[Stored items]
□ □ □ □
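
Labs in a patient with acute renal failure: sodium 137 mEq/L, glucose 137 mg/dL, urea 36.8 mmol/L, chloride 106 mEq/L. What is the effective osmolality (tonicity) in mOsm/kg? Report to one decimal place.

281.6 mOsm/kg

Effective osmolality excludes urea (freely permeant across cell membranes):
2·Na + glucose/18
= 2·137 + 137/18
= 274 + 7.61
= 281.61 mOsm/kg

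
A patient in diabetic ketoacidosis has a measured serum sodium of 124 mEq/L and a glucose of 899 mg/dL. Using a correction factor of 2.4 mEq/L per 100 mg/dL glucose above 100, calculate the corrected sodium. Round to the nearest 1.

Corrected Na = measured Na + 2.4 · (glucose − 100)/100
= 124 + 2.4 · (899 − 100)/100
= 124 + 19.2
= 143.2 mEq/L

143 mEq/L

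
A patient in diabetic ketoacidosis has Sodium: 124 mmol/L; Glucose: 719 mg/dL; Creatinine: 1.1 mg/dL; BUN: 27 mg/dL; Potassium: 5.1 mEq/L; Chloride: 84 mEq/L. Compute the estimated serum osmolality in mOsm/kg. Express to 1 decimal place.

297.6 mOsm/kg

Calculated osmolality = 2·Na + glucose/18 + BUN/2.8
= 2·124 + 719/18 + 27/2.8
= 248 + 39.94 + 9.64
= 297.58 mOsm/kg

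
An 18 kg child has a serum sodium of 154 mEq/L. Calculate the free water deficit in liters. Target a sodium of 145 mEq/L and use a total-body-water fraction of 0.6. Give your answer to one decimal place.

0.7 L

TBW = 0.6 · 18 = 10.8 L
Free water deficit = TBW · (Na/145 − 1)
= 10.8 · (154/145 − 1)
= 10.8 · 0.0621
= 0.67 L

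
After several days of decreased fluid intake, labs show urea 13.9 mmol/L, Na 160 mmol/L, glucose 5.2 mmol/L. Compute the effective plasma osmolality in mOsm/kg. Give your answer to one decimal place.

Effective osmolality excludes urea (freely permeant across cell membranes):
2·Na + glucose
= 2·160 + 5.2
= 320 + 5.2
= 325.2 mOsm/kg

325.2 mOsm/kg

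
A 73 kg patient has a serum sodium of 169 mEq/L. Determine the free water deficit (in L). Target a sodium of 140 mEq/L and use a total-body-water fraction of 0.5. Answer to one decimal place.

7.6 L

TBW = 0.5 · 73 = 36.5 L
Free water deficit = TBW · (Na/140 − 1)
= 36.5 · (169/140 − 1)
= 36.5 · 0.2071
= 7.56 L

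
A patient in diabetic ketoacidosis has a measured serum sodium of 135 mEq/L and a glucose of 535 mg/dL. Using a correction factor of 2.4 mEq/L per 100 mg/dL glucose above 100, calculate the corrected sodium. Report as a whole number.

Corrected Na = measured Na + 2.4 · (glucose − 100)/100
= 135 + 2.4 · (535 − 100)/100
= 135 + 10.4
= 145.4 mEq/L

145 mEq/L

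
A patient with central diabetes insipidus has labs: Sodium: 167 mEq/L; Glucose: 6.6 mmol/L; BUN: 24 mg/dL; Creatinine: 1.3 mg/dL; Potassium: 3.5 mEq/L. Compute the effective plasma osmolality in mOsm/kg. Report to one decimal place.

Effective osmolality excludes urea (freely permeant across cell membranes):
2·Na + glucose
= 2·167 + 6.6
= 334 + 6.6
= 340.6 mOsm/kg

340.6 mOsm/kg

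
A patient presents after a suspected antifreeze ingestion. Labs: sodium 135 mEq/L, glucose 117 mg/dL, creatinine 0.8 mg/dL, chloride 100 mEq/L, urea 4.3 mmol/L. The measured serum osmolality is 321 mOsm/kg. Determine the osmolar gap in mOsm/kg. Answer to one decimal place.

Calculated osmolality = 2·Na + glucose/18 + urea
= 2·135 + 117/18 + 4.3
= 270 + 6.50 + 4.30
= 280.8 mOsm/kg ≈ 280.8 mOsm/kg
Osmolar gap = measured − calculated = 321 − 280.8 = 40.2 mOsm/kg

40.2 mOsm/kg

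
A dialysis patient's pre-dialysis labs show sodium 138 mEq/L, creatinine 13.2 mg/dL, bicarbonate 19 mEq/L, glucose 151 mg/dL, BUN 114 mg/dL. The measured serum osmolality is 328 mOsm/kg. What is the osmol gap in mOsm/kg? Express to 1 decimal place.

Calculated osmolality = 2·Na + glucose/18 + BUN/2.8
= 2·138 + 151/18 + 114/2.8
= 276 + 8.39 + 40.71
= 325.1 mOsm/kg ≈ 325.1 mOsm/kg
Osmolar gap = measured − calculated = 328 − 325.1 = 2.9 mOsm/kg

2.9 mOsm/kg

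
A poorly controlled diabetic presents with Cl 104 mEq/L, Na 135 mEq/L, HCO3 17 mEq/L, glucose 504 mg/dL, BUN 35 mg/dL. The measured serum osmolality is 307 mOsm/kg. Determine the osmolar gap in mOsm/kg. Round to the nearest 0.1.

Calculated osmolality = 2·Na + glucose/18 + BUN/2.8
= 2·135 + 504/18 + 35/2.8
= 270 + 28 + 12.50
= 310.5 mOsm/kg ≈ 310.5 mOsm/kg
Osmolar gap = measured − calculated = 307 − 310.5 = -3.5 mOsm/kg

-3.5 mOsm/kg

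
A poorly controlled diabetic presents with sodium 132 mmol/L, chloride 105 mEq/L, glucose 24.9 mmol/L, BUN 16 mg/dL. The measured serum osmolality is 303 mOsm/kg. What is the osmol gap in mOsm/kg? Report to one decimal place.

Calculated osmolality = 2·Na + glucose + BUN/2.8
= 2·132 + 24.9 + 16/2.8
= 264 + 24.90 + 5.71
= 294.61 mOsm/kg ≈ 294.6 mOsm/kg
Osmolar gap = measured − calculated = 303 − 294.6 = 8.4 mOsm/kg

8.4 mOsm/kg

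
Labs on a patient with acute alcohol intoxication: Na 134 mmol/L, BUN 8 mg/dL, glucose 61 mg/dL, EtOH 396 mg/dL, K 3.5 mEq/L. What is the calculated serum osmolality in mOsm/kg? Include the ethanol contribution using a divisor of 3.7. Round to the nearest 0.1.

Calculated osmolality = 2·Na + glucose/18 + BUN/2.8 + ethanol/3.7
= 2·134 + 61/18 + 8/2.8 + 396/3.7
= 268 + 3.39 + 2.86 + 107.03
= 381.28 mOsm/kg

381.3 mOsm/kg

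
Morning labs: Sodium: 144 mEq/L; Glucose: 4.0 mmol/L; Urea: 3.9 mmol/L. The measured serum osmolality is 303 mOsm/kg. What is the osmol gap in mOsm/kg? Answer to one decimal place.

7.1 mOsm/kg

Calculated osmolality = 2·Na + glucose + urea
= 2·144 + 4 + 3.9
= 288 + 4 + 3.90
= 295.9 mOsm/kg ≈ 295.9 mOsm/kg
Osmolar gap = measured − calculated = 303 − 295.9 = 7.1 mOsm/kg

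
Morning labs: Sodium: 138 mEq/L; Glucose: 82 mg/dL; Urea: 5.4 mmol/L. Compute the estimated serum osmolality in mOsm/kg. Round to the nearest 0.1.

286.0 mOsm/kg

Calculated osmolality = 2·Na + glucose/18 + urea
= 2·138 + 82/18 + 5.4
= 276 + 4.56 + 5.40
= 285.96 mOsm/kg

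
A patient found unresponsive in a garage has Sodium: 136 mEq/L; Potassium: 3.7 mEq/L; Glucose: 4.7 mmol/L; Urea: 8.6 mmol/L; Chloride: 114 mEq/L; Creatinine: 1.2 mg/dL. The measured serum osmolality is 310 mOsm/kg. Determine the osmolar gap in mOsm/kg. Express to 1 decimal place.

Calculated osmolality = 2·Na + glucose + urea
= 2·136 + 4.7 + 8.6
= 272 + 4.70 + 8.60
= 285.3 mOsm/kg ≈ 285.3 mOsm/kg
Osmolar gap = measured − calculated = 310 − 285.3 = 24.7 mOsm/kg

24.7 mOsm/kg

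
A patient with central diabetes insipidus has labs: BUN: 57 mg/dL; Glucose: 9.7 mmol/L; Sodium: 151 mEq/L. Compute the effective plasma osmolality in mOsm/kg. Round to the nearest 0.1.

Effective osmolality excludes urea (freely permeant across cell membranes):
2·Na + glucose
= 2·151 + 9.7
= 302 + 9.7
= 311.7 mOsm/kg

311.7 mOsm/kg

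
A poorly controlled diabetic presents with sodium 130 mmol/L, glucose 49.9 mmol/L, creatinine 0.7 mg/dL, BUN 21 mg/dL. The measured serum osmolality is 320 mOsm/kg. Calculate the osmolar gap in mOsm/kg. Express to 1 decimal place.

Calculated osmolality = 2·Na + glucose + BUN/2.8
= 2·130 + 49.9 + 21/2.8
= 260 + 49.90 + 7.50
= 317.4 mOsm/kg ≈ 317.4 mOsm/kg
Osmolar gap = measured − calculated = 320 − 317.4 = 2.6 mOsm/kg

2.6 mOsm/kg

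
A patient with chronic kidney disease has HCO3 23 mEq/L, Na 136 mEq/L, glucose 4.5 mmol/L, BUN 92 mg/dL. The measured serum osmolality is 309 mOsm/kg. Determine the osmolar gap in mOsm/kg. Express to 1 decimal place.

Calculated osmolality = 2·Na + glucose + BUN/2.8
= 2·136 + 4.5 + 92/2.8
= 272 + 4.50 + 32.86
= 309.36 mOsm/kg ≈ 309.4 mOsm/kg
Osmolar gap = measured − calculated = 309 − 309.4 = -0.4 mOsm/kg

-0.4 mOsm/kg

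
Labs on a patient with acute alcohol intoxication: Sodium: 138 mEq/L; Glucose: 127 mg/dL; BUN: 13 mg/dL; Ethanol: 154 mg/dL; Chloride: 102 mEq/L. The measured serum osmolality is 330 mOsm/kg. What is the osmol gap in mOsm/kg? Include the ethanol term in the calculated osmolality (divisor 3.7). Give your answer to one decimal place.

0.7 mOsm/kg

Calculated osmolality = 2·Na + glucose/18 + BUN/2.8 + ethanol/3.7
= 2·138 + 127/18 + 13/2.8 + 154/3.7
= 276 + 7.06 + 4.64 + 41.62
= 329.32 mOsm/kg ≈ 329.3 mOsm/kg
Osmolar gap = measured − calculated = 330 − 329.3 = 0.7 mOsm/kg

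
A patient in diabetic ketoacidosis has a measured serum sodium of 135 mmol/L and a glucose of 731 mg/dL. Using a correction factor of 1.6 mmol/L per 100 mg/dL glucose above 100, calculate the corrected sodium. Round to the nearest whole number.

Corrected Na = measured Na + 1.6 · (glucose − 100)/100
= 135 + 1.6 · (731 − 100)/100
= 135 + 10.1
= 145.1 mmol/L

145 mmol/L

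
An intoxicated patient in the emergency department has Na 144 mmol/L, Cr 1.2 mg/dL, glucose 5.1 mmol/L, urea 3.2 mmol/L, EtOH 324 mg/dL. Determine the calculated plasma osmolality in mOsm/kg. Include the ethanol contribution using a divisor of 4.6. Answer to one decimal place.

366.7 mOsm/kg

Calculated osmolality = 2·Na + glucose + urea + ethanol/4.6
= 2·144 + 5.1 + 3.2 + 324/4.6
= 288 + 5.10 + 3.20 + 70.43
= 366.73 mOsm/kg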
□ □ □ □
* The problem
Copy the line containing "An intoxicated patient" and every line after it, through the last line of the records. Include nothing else.

* Written reply
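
An intoxicated patient in the emergency department has Na 144 mmol/L, Cr 1.2 mg/dL, glucose 5.1 mmol/L, urea 3.2 mmol/L, EtOH 324 mg/dL. Determine the calculated plasma osmolality in mOsm/kg. Include the ethanol contribution using a divisor of 4.6. Answer to one decimal place.

366.7 mOsm/kg

Calculated osmolality = 2·Na + glucose + urea + ethanol/4.6
= 2·144 + 5.1 + 3.2 + 324/4.6
= 288 + 5.10 + 3.20 + 70.43
= 366.73 mOsm/kg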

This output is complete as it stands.